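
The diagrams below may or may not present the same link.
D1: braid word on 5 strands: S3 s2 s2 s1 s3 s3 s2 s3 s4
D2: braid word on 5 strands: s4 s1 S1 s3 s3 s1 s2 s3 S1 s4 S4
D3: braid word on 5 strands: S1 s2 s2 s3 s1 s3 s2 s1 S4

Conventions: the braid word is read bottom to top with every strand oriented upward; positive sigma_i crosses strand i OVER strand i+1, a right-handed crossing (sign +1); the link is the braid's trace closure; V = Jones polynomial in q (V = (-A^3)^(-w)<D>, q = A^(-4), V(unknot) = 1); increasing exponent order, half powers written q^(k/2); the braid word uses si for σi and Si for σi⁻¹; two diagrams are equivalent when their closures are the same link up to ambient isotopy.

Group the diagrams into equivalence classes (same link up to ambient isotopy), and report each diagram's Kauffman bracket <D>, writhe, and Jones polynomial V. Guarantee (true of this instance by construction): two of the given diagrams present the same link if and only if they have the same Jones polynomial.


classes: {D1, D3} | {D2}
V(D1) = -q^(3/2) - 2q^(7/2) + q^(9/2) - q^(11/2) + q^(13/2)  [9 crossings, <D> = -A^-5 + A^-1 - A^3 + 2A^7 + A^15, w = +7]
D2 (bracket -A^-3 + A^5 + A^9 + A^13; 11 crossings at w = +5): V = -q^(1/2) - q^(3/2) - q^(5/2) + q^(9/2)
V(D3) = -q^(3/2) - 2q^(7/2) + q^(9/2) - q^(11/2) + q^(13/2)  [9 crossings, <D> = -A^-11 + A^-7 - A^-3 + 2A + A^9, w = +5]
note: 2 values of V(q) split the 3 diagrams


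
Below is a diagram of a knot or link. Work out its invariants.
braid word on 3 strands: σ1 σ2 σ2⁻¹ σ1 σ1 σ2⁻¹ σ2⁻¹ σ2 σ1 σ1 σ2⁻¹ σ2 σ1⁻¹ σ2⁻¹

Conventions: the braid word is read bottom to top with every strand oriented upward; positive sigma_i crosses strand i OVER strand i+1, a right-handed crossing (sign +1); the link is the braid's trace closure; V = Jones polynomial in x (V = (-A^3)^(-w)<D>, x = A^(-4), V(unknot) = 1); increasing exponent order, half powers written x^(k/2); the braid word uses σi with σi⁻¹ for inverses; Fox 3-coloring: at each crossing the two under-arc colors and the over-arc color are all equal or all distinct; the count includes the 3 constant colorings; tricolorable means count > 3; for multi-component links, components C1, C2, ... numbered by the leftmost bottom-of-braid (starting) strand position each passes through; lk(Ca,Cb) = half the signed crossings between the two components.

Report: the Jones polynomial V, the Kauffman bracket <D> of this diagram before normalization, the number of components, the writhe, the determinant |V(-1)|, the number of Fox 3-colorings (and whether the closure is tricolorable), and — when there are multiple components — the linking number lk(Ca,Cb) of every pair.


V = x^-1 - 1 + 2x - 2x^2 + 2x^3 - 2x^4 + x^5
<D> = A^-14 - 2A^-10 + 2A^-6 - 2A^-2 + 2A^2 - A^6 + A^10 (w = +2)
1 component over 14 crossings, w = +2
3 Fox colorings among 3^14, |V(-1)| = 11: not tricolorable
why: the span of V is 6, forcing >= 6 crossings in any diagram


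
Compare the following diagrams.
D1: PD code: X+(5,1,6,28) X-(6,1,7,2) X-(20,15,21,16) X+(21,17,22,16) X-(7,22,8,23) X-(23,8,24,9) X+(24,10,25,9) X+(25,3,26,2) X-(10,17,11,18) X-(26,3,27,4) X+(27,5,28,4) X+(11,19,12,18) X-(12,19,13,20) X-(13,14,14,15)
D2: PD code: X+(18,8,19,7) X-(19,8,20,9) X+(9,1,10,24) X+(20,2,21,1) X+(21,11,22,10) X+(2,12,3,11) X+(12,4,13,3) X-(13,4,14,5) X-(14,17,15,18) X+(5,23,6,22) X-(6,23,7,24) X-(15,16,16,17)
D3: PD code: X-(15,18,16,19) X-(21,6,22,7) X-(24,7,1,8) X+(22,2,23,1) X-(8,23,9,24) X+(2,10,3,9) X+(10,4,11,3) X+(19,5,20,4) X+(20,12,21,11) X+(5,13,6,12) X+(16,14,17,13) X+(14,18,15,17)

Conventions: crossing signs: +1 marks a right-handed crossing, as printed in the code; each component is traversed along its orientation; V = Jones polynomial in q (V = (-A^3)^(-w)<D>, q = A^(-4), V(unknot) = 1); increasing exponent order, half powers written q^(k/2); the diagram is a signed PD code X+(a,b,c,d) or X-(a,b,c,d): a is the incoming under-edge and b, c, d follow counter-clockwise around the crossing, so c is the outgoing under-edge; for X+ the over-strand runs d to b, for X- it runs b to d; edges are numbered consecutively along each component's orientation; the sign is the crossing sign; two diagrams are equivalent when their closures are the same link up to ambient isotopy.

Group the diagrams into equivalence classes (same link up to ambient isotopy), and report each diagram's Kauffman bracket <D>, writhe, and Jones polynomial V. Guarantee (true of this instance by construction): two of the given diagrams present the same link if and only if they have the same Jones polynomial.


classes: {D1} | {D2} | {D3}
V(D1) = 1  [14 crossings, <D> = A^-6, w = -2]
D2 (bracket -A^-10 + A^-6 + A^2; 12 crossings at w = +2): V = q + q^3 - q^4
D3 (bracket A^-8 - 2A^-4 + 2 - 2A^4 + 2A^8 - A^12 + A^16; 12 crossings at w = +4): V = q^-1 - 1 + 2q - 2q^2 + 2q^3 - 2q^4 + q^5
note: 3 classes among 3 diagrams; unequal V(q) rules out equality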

————————

§ TASK ITEM: Using the entries above, give back exactly the line containing "Below is a diagram", the line containing "D2: PD code: X+(18,8,19,7)", and every line between them, and nothing else.

§ OUTPUT BELOW:
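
Below is a diagram of a knot or link. Work out its invariants.
braid word on 3 strands: σ1 σ2 σ2⁻¹ σ1 σ1 σ2⁻¹ σ2⁻¹ σ2 σ1 σ1 σ2⁻¹ σ2 σ1⁻¹ σ2⁻¹

Conventions: the braid word is read bottom to top with every strand oriented upward; positive sigma_i crosses strand i OVER strand i+1, a right-handed crossing (sign +1); the link is the braid's trace closure; V = Jones polynomial in x (V = (-A^3)^(-w)<D>, x = A^(-4), V(unknot) = 1); increasing exponent order, half powers written x^(k/2); the braid word uses σi with σi⁻¹ for inverses; Fox 3-coloring: at each crossing the two under-arc colors and the over-arc color are all equal or all distinct; the count includes the 3 constant colorings; tricolorable means count > 3; for multi-component links, components C1, C2, ... numbered by the leftmost bottom-of-braid (starting) strand position each passes through; lk(Ca,Cb) = half the signed crossings between the two components.

Report: the Jones polynomial V, the Kauffman bracket <D> of this diagram before normalization, the number of components, the writhe, the determinant |V(-1)|, the number of Fox 3-colorings (and whether the closure is tricolorable), and — when there are multiple components — the linking number lk(Ca,Cb) of every pair.


V = x^-1 - 1 + 2x - 2x^2 + 2x^3 - 2x^4 + x^5
<D> = A^-14 - 2A^-10 + 2A^-6 - 2A^-2 + 2A^2 - A^6 + A^10 (w = +2)
1 component over 14 crossings, w = +2
3 Fox colorings among 3^14, |V(-1)| = 11: not tricolorable
why: the span of V is 6, forcing >= 6 crossings in any diagram


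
Compare the following diagrams.
D1: PD code: X+(5,1,6,28) X-(6,1,7,2) X-(20,15,21,16) X+(21,17,22,16) X-(7,22,8,23) X-(23,8,24,9) X+(24,10,25,9) X+(25,3,26,2) X-(10,17,11,18) X-(26,3,27,4) X+(27,5,28,4) X+(11,19,12,18) X-(12,19,13,20) X-(13,14,14,15)
D2: PD code: X+(18,8,19,7) X-(19,8,20,9) X+(9,1,10,24) X+(20,2,21,1) X+(21,11,22,10) X+(2,12,3,11) X+(12,4,13,3) X-(13,4,14,5) X-(14,17,15,18) X+(5,23,6,22) X-(6,23,7,24) X-(15,16,16,17)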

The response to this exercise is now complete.